• _DIRECTIONS_: Extract all lines from the data beneath that include the word "decreases".

• _INFORMATION GIVEN_:
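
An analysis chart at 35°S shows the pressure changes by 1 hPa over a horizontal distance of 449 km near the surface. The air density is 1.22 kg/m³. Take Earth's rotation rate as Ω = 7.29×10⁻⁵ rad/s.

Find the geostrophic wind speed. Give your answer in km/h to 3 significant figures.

7.86 km/h

Coriolis parameter at 35°S:
f = 2Ω sin φ = 2 × 7.29×10⁻⁵ × sin 35° = 8.36×10⁻⁵ s⁻¹
Pressure gradient: |∂P/∂n| = 100 Pa / 449000 m = 2.23×10⁻⁴ Pa/m
Geostrophic balance (pressure-gradient force = Coriolis force):
V_g = (1/(fρ)) |∂P/∂n| = 2.23×10⁻⁴ / (8.36×10⁻⁵ × 1.22) = 2.18 m/s
Converting: 2.18 m/s × 3.6 = 7.86 km/h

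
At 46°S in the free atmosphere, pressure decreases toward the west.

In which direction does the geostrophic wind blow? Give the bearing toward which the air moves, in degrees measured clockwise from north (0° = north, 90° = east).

180°

The pressure-gradient force points toward the west (bearing 270°).
Geostrophic balance: in the Southern Hemisphere the Coriolis force deflects motion to the left, so the geostrophic wind blows 90° to the left of the pressure-gradient force (low pressure on the right).
Rotating 270° by 90° counterclockwise gives 180° — the wind blows toward the south.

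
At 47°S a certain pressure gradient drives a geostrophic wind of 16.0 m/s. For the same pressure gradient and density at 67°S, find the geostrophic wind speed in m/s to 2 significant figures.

13 m/s

With the same pressure gradient and density, V_g ∝ 1/f ∝ 1/sin φ.
V₂ = V₁ · sin φ₁ / sin φ₂ = 16.0 × sin 47° / sin 67°
V₂ = 16.0 × 0.7314/0.9205 = 13 m/s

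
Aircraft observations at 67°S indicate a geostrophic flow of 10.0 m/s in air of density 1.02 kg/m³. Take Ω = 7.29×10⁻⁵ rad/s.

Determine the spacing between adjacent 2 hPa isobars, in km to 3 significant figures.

Coriolis parameter at 67°S:
f = 2Ω sin φ = 2 × 7.29×10⁻⁵ × sin 67° = 1.34×10⁻⁴ s⁻¹
Geostrophic balance rearranged: |∂P/∂n| = f ρ V_g
|∂P/∂n| = 1.34×10⁻⁴ × 1.02 × 10.0 = 1.37×10⁻³ Pa/m
Isobar spacing: Δn = ΔP/|∂P/∂n| = 200 Pa / 1.37×10⁻³ Pa/m = 146099 m ≈ 146 km

146 km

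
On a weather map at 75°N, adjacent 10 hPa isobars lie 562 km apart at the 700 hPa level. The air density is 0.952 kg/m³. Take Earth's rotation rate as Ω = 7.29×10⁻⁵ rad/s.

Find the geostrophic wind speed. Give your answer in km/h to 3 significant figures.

47.8 km/h

Coriolis parameter at 75°N:
f = 2Ω sin φ = 2 × 7.29×10⁻⁵ × sin 75° = 1.41×10⁻⁴ s⁻¹
Pressure gradient: |∂P/∂n| = 1000 Pa / 562000 m = 1.78×10⁻³ Pa/m
Geostrophic balance (pressure-gradient force = Coriolis force):
V_g = (1/(fρ)) |∂P/∂n| = 1.78×10⁻³ / (1.41×10⁻⁴ × 0.952) = 13.3 m/s
Converting: 13.3 m/s × 3.6 = 47.8 km/h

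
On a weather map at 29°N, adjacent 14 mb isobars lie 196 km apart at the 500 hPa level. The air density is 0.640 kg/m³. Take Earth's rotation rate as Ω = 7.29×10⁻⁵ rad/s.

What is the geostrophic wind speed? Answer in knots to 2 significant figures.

Coriolis parameter at 29°N:
f = 2Ω sin φ = 2 × 7.29×10⁻⁵ × sin 29° = 7.07×10⁻⁵ s⁻¹
Pressure gradient: |∂P/∂n| = 1400 Pa / 196000 m = 7.14×10⁻³ Pa/m
Geostrophic balance (pressure-gradient force = Coriolis force):
V_g = (1/(fρ)) |∂P/∂n| = 7.14×10⁻³ / (7.07×10⁻⁵ × 0.640) = 158 m/s
Converting: 158 m/s × 1.944 = 310 knots

310 knots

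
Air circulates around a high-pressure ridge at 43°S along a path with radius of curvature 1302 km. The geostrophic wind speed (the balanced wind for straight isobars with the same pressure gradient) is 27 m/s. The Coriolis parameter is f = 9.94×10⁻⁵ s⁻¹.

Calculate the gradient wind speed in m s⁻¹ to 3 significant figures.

38.4 m s⁻¹

Around a high, pressure-gradient force acts outward with centrifugal, so Coriolis balances both:
fV = (1/ρ)|∂P/∂n| + V²/R  →  V² − fR·V + fR·V_g = 0
With fR = 9.94×10⁻⁵ × 1302×10³ m = 129 m/s:
V = [fR − √((fR)² − 4 fR V_g)]/2 = [129 − √(129² − 4×129×27)]/2 = 38.4 m/s
Supergeostrophic (V > V_g = 27 m/s), as expected around a high.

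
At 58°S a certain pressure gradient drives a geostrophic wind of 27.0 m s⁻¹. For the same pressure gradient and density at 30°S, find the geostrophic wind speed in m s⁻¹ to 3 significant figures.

45.8 m s⁻¹

With the same pressure gradient and density, V_g ∝ 1/f ∝ 1/sin φ.
V₂ = V₁ · sin φ₁ / sin φ₂ = 27.0 × sin 58° / sin 30°
V₂ = 27.0 × 0.8480/0.5000 = 45.8 m s⁻¹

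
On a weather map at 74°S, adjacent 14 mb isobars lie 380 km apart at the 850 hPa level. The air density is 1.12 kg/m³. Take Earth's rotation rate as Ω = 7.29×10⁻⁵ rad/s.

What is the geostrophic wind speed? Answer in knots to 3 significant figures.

45.6 knots

Coriolis parameter at 74°S:
f = 2Ω sin φ = 2 × 7.29×10⁻⁵ × sin 74° = 1.40×10⁻⁴ s⁻¹
Pressure gradient: |∂P/∂n| = 1400 Pa / 380000 m = 3.68×10⁻³ Pa/m
Geostrophic balance (pressure-gradient force = Coriolis force):
V_g = (1/(fρ)) |∂P/∂n| = 3.68×10⁻³ / (1.40×10⁻⁴ × 1.12) = 23.5 m/s
Converting: 23.5 m/s × 1.944 = 45.6 knots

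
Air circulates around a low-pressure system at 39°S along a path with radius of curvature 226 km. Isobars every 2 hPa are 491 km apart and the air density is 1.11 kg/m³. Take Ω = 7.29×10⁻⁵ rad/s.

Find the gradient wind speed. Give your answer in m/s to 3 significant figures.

Coriolis parameter at 39°S:
f = 2Ω sin φ = 2 × 7.29×10⁻⁵ × sin 39° = 9.18×10⁻⁵ s⁻¹
Pressure gradient: |∂P/∂n| = 200 Pa / 491000 m = 4.07×10⁻⁴ Pa/m
Geostrophic speed: V_g = |∂P/∂n|/(fρ) = 4.07×10⁻⁴/(9.18×10⁻⁵ × 1.11) = 4.00 m/s
Around a low, centrifugal force acts outward with Coriolis, so pressure-gradient force balances both:
(1/ρ)|∂P/∂n| = fV + V²/R  →  V² + fR·V − fR·V_g = 0
With fR = 9.18×10⁻⁵ × 226×10³ m = 20.7 m/s:
V = [−fR + √((fR)² + 4 fR V_g)]/2 = [−20.7 + √(20.7² + 4×20.7×4)]/2 = 3.43 m/s
Subgeostrophic (V < V_g = 4 m/s), as expected around a low.

3.43 m/s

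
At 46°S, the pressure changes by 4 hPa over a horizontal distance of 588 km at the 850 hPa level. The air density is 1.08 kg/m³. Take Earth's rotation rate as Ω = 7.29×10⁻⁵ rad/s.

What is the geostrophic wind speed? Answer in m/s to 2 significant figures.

6.0 m/s

Coriolis parameter at 46°S:
f = 2Ω sin φ = 2 × 7.29×10⁻⁵ × sin 46° = 1.05×10⁻⁴ s⁻¹
Pressure gradient: |∂P/∂n| = 400 Pa / 588000 m = 6.80×10⁻⁴ Pa/m
Geostrophic balance (pressure-gradient force = Coriolis force):
V_g = (1/(fρ)) |∂P/∂n| = 6.80×10⁻⁴ / (1.05×10⁻⁴ × 1.08) = 6.01 m/s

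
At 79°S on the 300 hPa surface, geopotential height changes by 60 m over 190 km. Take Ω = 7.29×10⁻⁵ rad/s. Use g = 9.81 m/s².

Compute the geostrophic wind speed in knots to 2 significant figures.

Coriolis parameter at 79°S:
f = 2Ω sin φ = 2 × 7.29×10⁻⁵ × sin 79° = 1.43×10⁻⁴ s⁻¹
Height gradient: |∂Z/∂n| = 60 m / 190000 m = 3.16×10⁻⁴
On a pressure surface, geostrophic balance gives V_g = (g/f)|∂Z/∂n|:
V_g = 9.81 × 3.16×10⁻⁴ / 1.43×10⁻⁴ = 21.6 m/s
Converting: 21.6 m/s × 1.944 = 42 knots

42 knots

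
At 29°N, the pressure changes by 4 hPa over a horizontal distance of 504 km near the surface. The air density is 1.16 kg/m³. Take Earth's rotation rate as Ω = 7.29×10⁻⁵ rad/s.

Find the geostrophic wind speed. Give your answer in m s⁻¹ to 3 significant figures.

Coriolis parameter at 29°N:
f = 2Ω sin φ = 2 × 7.29×10⁻⁵ × sin 29° = 7.07×10⁻⁵ s⁻¹
Pressure gradient: |∂P/∂n| = 400 Pa / 504000 m = 7.94×10⁻⁴ Pa/m
Geostrophic balance (pressure-gradient force = Coriolis force):
V_g = (1/(fρ)) |∂P/∂n| = 7.94×10⁻⁴ / (7.07×10⁻⁵ × 1.16) = 9.68 m/s

9.68 m s⁻¹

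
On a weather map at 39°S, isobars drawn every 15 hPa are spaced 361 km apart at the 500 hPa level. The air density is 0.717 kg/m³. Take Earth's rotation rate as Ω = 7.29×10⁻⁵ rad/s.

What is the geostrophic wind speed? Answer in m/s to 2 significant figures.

63 m/s

Coriolis parameter at 39°S:
f = 2Ω sin φ = 2 × 7.29×10⁻⁵ × sin 39° = 9.18×10⁻⁵ s⁻¹
Pressure gradient: |∂P/∂n| = 1500 Pa / 361000 m = 4.16×10⁻³ Pa/m
Geostrophic balance (pressure-gradient force = Coriolis force):
V_g = (1/(fρ)) |∂P/∂n| = 4.16×10⁻³ / (9.18×10⁻⁵ × 0.717) = 63.2 m/s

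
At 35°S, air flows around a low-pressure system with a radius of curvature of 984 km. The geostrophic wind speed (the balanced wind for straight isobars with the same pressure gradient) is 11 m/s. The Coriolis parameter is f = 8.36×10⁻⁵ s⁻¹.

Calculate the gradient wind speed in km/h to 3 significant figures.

Around a low, centrifugal force acts outward with Coriolis, so pressure-gradient force balances both:
(1/ρ)|∂P/∂n| = fV + V²/R  →  V² + fR·V − fR·V_g = 0
With fR = 8.36×10⁻⁵ × 984×10³ m = 82.3 m/s:
V = [−fR + √((fR)² + 4 fR V_g)]/2 = [−82.3 + √(82.3² + 4×82.3×11)]/2 = 9.83 m/s
Subgeostrophic (V < V_g = 11 m/s), as expected around a low.
Converting: 9.83 m/s × 3.6 = 35.4 km/h

35.4 km/h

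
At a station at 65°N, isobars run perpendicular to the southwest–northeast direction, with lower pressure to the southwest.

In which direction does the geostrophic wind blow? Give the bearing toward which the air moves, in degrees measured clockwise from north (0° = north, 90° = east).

The pressure-gradient force points toward the southwest (bearing 225°).
Geostrophic balance: in the Northern Hemisphere the Coriolis force deflects motion to the right, so the geostrophic wind blows 90° to the right of the pressure-gradient force (low pressure on the left).
Rotating 225° by 90° clockwise gives 315° — the wind blows toward the northwest.

315°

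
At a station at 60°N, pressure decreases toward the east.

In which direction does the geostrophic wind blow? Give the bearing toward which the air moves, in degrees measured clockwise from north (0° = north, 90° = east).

The pressure-gradient force points toward the east (bearing 090°).
Geostrophic balance: in the Northern Hemisphere the Coriolis force deflects motion to the right, so the geostrophic wind blows 90° to the right of the pressure-gradient force (low pressure on the left).
Rotating 090° by 90° clockwise gives 180° — the wind blows toward the south.

180°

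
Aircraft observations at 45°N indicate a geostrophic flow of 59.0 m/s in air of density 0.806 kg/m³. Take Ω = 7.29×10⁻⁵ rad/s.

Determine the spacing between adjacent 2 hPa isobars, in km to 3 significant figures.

Coriolis parameter at 45°N:
f = 2Ω sin φ = 2 × 7.29×10⁻⁵ × sin 45° = 1.03×10⁻⁴ s⁻¹
Geostrophic balance rearranged: |∂P/∂n| = f ρ V_g
|∂P/∂n| = 1.03×10⁻⁴ × 0.806 × 59.0 = 4.90×10⁻³ Pa/m
Isobar spacing: Δn = ΔP/|∂P/∂n| = 200 Pa / 4.90×10⁻³ Pa/m = 40794 m ≈ 40.8 km

40.8 km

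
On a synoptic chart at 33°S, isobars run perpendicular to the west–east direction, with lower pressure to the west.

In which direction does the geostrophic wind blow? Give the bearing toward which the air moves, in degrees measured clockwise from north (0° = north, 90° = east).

The pressure-gradient force points toward the west (bearing 270°).
Geostrophic balance: in the Southern Hemisphere the Coriolis force deflects motion to the left, so the geostrophic wind blows 90° to the left of the pressure-gradient force (low pressure on the right).
Rotating 270° by 90° counterclockwise gives 180° — the wind blows toward the south.

180°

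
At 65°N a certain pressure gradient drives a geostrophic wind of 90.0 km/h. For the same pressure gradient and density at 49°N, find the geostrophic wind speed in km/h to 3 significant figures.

With the same pressure gradient and density, V_g ∝ 1/f ∝ 1/sin φ.
V₂ = V₁ · sin φ₁ / sin φ₂ = 90.0 × sin 65° / sin 49°
V₂ = 90.0 × 0.9063/0.7547 = 108 km/h

108 km/h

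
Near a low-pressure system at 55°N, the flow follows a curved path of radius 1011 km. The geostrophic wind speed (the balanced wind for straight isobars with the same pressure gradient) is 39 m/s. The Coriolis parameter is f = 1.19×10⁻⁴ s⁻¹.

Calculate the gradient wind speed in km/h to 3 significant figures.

Around a low, centrifugal force acts outward with Coriolis, so pressure-gradient force balances both:
(1/ρ)|∂P/∂n| = fV + V²/R  →  V² + fR·V − fR·V_g = 0
With fR = 1.19×10⁻⁴ × 1011×10³ m = 120 m/s:
V = [−fR + √((fR)² + 4 fR V_g)]/2 = [−120 + √(120² + 4×120×39)]/2 = 31 m/s
Subgeostrophic (V < V_g = 39 m/s), as expected around a low.
Converting: 31 m/s × 3.6 = 112 km/h

112 km/h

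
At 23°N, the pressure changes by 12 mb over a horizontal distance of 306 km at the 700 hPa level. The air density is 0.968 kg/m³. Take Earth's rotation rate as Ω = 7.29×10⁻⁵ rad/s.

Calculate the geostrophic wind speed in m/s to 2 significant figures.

Coriolis parameter at 23°N:
f = 2Ω sin φ = 2 × 7.29×10⁻⁵ × sin 23° = 5.70×10⁻⁵ s⁻¹
Pressure gradient: |∂P/∂n| = 1200 Pa / 306000 m = 3.92×10⁻³ Pa/m
Geostrophic balance (pressure-gradient force = Coriolis force):
V_g = (1/(fρ)) |∂P/∂n| = 3.92×10⁻³ / (5.70×10⁻⁵ × 0.968) = 71.1 m/s

71 m/s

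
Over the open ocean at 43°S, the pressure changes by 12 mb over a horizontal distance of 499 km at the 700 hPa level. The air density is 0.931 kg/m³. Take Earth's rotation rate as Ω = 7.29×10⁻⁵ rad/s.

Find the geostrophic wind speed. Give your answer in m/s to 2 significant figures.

Coriolis parameter at 43°S:
f = 2Ω sin φ = 2 × 7.29×10⁻⁵ × sin 43° = 9.94×10⁻⁵ s⁻¹
Pressure gradient: |∂P/∂n| = 1200 Pa / 499000 m = 2.40×10⁻³ Pa/m
Geostrophic balance (pressure-gradient force = Coriolis force):
V_g = (1/(fρ)) |∂P/∂n| = 2.40×10⁻³ / (9.94×10⁻⁵ × 0.931) = 26.0 m/s

26 m/s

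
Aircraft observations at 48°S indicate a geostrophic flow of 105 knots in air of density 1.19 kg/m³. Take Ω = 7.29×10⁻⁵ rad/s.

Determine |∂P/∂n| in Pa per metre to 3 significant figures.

Coriolis parameter at 48°S:
f = 2Ω sin φ = 2 × 7.29×10⁻⁵ × sin 48° = 1.08×10⁻⁴ s⁻¹
Wind speed in SI: 105 knots = 54.0 m/s
Geostrophic balance rearranged: |∂P/∂n| = f ρ V_g
|∂P/∂n| = 1.08×10⁻⁴ × 1.19 × 54.0 = 6.96×10⁻³ Pa/m

6.96×10⁻³ Pa/m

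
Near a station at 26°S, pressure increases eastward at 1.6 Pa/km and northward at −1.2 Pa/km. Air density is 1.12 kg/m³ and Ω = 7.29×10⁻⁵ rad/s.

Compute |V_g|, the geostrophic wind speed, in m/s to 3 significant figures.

Coriolis parameter at 26°S:
f = 2Ω sin φ = 2 × 7.29×10⁻⁵ × sin 26° = 6.39×10⁻⁵ s⁻¹
In the Southern Hemisphere f is negative: f = −6.39×10⁻⁵ s⁻¹.
Component geostrophic relations (x east, y north):
u_g = −(1/(fρ)) ∂P/∂y,  v_g = (1/(fρ)) ∂P/∂x
u_g = −(−1.2×10⁻³)/(−6.39×10⁻⁵ × 1.12) = −16.8 m/s;  v_g = (1.6×10⁻³)/(−6.39×10⁻⁵ × 1.12) = −22.4 m/s
|V_g| = √(u_g² + v_g²) = 27.9 m/s

27.9 m/s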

• _WRITTEN SOLUTION_:
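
At 46°S in the free atmosphere, pressure decreases toward the west.
At a station at 60°N, pressure decreases toward the east.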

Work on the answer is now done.